Find the string "country" in the data, then copy every line where it is found.

*** PROVIDED RECORDS ***

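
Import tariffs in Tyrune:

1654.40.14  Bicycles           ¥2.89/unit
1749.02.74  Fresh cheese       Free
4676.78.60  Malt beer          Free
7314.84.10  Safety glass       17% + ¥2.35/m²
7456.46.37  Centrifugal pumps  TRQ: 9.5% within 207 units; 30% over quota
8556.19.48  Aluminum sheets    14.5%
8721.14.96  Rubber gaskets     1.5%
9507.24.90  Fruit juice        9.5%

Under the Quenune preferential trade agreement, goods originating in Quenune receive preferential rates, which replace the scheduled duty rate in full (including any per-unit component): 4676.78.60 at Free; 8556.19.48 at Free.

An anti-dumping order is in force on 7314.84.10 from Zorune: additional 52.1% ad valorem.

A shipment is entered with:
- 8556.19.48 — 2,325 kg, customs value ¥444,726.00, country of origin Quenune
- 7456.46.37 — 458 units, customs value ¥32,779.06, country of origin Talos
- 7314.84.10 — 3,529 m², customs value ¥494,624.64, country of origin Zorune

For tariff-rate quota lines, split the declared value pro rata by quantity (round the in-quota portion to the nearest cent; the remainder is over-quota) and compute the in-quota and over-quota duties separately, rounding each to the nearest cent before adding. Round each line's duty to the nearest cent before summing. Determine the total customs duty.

¥356,875.42

Line 1 (8556.19.48, Quenune, 2,325 kg, ¥444,726.00):
Base rate for 8556.19.48 is 14.5%.
Origin Quenune qualifies under the Tyrune–Quenune agreement and 8556.19.48 is covered: preferential rate Free applies instead.
Duty = ¥444,726.00 × 0% = ¥0.00.
Line 2 (7456.46.37, Talos, 458 units, ¥32,779.06):
Code 7456.46.37 is under a tariff-rate quota (threshold 207 units). In-quota: 207 units at 9.5%; over-quota: 251 units at 30%.
Pro-rata value split: in-quota = ¥32,779.06 × 207/458 = ¥14,814.99; over-quota = ¥32,779.06 − ¥14,814.99 = ¥17,964.07.
In-quota duty = ¥14,814.99 × 9.5% = ¥1,407.42. Over-quota duty = ¥17,964.07 × 30% = ¥5,389.22.
Line duty = ¥1,407.42 + ¥5,389.22 = ¥6,796.64.
Line 3 (7314.84.10, Zorune, 3,529 m², ¥494,624.64):
Base rate for 7314.84.10 is 17% + ¥2.35/m².
Additional duty on 7314.84.10 from Zorune: +52.1%. Applied ad valorem rate: 17% + 52.1% = 69.1%.
Duty = ¥494,624.64 × 69.1% + 3,529 × ¥2.35 = ¥350,078.78.
Total = ¥0.00 + ¥6,796.64 + ¥350,078.78 = ¥356,875.42.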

*** End of PROVIDED RECORDS ***

RESULT FOR THIS EXERCISE.
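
- 8556.19.48 — 2,325 kg, customs value ¥444,726.00, country of origin Quenune
- 7456.46.37 — 458 units, customs value ¥32,779.06, country of origin Talos
- 7314.84.10 — 3,529 m², customs value ¥494,624.64, country of origin Zorune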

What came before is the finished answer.